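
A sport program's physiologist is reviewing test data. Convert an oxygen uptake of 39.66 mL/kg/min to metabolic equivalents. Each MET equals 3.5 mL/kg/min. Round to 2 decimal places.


One MET = 3.5 mL/kg/min
Number of METs = 39.66 / 3.5
= 11.33 METs

11.33 METs


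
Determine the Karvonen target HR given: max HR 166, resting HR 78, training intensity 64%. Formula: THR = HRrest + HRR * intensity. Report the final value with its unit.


HRR = HRmax - HRrest = 166 - 78 = 88
THR = 78 + 88 * 0.64
= 134.32 bpm

134.32 bpm


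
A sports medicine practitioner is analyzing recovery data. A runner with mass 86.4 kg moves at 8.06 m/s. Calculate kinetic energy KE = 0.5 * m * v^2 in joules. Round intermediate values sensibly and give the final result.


v^2 = 8.06^2 = 64.9636
KE = 0.5 * 86.4 * 64.9636
= 2806.43 J

2806.43 J


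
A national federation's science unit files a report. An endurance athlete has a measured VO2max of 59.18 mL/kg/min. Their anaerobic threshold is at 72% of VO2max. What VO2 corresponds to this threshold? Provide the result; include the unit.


Anaerobic threshold VO2 = VO2max * 72%
= 59.18 * 0.72
= 42.61 mL/kg/min

42.61 mL/kg/min


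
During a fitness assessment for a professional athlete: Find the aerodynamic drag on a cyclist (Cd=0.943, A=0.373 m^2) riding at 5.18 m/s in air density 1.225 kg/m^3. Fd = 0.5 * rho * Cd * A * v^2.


Fd = 0.5 * 1.225 * 0.943 * 0.373 * 5.18^2
= 0.5 * 1.225 * 0.943 * 0.373 * 26.8324
= 5.781 N

5.781 N


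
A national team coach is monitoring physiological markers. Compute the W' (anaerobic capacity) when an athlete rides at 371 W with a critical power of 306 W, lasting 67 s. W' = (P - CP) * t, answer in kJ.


Above-CP power = 65 W
Duration = 67 s
W' = 65 * 67 = 4355 J
Convert: 4355 / 1000 = 4.355 kJ

4.355 kJ


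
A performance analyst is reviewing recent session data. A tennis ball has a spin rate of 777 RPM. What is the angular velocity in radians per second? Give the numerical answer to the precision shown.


Convert RPM to rad/s: multiply by 2*pi and divide by 60
omega = 777 * 2 * pi / 60
= 81.367 rad/s

81.367 rad/s


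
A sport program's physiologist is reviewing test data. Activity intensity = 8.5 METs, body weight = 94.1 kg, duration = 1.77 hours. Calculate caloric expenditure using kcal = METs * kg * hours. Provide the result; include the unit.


kcal = 8.5 * 94.1 * 1.77
= 799.85 * 1.77
= 1415.73 kcal

1415.73 kcal


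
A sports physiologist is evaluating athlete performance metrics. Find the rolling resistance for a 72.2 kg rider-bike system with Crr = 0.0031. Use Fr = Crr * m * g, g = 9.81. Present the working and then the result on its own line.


m * g = 72.2 * 9.81 = 708.282 N
Fr = 0.0031 * 708.282 = 2.196 N

2.196 N


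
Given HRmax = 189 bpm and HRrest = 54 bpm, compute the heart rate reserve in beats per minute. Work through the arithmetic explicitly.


Heart rate reserve = maximum HR minus resting HR
HRR = 189 - 54 = 135 bpm

135 bpm


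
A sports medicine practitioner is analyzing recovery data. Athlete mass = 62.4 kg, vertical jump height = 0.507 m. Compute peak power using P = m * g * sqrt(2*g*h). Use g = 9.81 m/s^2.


sqrt(2 * 9.81 * 0.507) = sqrt(9.94734) = 3.15394 m/s
P = 62.4 * 9.81 * 3.15394
= 1930.67 W

1930.67 W


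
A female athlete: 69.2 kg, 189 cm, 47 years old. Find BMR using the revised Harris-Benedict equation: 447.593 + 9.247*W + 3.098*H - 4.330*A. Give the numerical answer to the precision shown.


Intercept = 447.593
Weight contribution = 9.247 * 69.2 = 639.8924
Height contribution = 3.098 * 189 = 585.522
Age contribution = 4.33 * 47 = 203.51
BMR = 447.593 + 639.8924 + 585.522 - 203.51
= 1469.5 kcal/day

1469.5 kcal/day


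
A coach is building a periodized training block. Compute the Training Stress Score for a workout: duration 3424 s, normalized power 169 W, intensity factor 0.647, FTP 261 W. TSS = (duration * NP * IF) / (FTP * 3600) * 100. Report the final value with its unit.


Product = 3424 * 169 * 0.647 = 374390.432
Base = 261 * 3600 = 939600
TSS = 374390.432 / 939600 * 100 = 39.85

39.85 TSS


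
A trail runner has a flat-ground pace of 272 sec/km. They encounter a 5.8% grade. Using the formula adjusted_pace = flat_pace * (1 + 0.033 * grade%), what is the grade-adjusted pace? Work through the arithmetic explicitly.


Grade factor = 1 + 0.033 * 5.8 = 1.1914
Adjusted = 272 * 1.1914 = 324.06 sec/km

324.06 s/km


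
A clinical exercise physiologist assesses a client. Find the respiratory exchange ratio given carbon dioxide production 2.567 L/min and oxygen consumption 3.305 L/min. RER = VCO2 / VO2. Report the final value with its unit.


VCO2 = 2.567 L/min
VO2 = 3.305 L/min
RER = 2.567 / 3.305 = 0.7767

0.7767


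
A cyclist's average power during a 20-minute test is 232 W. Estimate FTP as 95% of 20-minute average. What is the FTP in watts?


FTP = 20-min power * 0.95
= 232 * 0.95
= 220.4 W

220.4 W


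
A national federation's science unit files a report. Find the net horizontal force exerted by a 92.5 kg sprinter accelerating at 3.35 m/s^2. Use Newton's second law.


Newton's second law: F = m * a
F = 92.5 * 3.35 = 309.88 N

309.88 N


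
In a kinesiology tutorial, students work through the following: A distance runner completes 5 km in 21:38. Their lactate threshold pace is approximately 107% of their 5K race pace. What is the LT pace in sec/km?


Convert to seconds: 21 min 38 s = 1298 s
Pace per km = 1298 / 5 = 259.6 s/km
LT pace = 259.6 * 1.07 = 277.77 s/km

277.77 s/km


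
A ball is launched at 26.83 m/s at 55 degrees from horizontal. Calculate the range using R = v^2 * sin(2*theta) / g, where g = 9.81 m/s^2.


sin(2 * 55) = sin(110) = 0.939693
v^2 = 26.83^2 = 719.8489
R = 719.8489 * 0.939693 / 9.81
= 68.954 m

68.954 m


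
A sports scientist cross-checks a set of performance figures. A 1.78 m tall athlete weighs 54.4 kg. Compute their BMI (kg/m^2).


height^2 = 3.1684 m^2
BMI = 54.4 / 3.1684 = 17.17 kg/m^2

17.17 kg/m^2


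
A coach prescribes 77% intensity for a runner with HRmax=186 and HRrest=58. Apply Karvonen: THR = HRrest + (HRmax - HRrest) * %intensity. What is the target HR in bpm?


Heart rate reserve = 186 - 58 = 128
Intensity fraction = 77 / 100 = 0.77
THR = 58 + 128 * 0.77 = 156.56 bpm

156.56 bpm


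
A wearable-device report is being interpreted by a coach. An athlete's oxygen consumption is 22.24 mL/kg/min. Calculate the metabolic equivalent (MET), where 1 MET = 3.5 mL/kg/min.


MET = VO2 / 3.5
= 22.24 / 3.5
= 6.35 METs

6.35 METs


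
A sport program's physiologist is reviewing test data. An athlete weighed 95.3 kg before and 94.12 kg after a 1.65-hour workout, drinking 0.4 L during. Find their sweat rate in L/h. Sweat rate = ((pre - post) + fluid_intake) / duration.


Body mass change = 1.18 kg
Total sweat loss = 1.18 + 0.4 = 1.58 L
Rate = 1.58 / 1.65 = 0.958 L/h

0.958 L/h


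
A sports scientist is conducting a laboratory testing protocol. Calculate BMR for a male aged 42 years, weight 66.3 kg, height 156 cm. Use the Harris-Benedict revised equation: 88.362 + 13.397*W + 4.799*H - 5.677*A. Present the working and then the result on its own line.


Substituting values:
W term = 13.397 * 66.3 = 888.2211
H term = 4.799 * 156 = 748.644
A term = 5.677 * 42 = 238.434
BMR = 1486.79 kcal/day

1486.79 kcal/day


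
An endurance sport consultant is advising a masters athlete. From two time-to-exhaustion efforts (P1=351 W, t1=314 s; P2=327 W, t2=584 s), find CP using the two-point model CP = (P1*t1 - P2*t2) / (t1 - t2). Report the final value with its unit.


Work in trial 1 = 110214 J
Work in trial 2 = 190968 J
Delta work = -80754 J
Delta time = -270 s
CP = -80754 / -270 = 299.09 W

299.09 W


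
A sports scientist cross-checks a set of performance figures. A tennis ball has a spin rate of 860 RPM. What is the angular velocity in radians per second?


Convert RPM to rad/s: multiply by 2*pi and divide by 60
omega = 860 * 2 * pi / 60
= 90.059 rad/s

90.059 rad/s


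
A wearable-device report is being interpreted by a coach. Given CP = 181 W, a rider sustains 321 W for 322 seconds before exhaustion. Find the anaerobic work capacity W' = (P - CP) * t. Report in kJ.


Excess power = 321 - 181 = 140 W
Work above CP = 140 * 322 = 45080 J
W' = 45.08 kJ

45.08 kJ


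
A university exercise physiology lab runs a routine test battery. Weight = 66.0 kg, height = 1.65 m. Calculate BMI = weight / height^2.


height^2 = 1.65^2 = 2.7225
BMI = 66.0 / 2.7225 = 24.24 kg/m^2

24.24 kg/m^2


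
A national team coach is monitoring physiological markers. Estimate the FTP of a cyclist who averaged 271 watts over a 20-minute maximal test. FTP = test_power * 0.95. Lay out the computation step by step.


FTP = 271 * 0.95 = 257.45 W

257.45 W


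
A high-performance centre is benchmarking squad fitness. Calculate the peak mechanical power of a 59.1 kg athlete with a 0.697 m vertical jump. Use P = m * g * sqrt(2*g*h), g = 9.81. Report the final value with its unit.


First, sqrt(2gh) = sqrt(2 * 9.81 * 0.697)
= sqrt(13.67514) = 3.697991 m/s
Power = 59.1 * 9.81 * 3.697991 = 2143.99 W

2143.99 W


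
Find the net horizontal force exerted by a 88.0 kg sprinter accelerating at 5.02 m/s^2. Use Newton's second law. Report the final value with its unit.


Newton's second law: F = m * a
F = 88.0 * 5.02 = 441.76 N

441.76 N


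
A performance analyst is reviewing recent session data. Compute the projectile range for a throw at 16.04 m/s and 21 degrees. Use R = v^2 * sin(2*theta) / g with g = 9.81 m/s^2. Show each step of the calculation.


Two times the angle = 42 degrees
sin(42) = 0.669131
R = 257.2816 * 0.669131 / 9.81 = 17.549 m

17.549 m


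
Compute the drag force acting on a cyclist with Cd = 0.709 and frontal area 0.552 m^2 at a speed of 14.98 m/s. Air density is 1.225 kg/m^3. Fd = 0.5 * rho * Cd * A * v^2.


Step 1: v^2 = 224.4004
Step 2: Fd = 0.5 * 1.225 * 0.709 * 0.552 * 224.4004
= 53.792 N

53.792 N


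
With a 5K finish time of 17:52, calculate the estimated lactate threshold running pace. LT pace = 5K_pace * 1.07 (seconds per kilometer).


Race duration = 1072 s for 5 km
Average pace = 1072 / 5 = 214.4 s/km
LT pace = 214.4 * 1.07
= 229.41 s/km

229.41 s/km


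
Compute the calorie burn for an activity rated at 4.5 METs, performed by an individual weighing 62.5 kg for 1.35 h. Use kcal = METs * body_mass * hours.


Product of METs and mass = 4.5 * 62.5 = 281.25
Total kcal = 281.25 * 1.35 = 379.69 kcal

379.69 kcal


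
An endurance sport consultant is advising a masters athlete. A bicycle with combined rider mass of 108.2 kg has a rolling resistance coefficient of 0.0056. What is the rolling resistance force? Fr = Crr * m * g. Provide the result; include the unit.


Fr = 0.0056 * 108.2 * 9.81
= 0.60592 * 9.81
= 5.944 N

5.944 N


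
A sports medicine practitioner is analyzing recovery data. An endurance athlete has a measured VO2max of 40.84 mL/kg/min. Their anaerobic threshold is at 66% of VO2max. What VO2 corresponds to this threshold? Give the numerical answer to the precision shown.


Anaerobic threshold VO2 = VO2max * 66%
= 40.84 * 0.66
= 26.95 mL/kg/min

26.95 mL/kg/min


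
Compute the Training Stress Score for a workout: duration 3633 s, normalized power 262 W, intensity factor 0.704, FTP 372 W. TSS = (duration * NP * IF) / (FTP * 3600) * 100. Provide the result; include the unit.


Product = 3633 * 262 * 0.704 = 670099.584
Base = 372 * 3600 = 1339200
TSS = 670099.584 / 1339200 * 100 = 50.04

50.04 TSS


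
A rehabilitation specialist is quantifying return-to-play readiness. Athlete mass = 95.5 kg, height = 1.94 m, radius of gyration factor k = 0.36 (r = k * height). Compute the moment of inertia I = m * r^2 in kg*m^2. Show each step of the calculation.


r = k * height = 0.36 * 1.94 = 0.6984 m
r^2 = 0.6984^2 = 0.487763
I = 95.5 * 0.487763 = 46.581 kg*m^2

46.581 kg*m^2


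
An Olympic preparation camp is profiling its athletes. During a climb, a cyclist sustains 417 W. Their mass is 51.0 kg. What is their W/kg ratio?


Power-to-weight = 417 W / 51.0 kg
= 8.176 W/kg

8.176 W/kg


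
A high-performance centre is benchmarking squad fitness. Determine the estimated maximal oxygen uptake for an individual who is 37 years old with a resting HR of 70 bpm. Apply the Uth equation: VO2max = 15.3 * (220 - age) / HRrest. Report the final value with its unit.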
········
▶ Work instruction
After locating the line that holds "An Olympic preparation", print it and each line after it through the end of the data, exactly as it stands.

▶ Task answer
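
An Olympic preparation camp is profiling its athletes. During a climb, a cyclist sustains 417 W. Their mass is 51.0 kg. What is their W/kg ratio?


Power-to-weight = 417 W / 51.0 kg
= 8.176 W/kg

8.176 W/kg


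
A high-performance centre is benchmarking squad fitness. Determine the estimated maximal oxygen uptake for an individual who is 37 years old with a resting HR of 70 bpm. Apply the Uth equation: VO2max = 15.3 * (220 - age) / HRrest. Report the final value with its unit.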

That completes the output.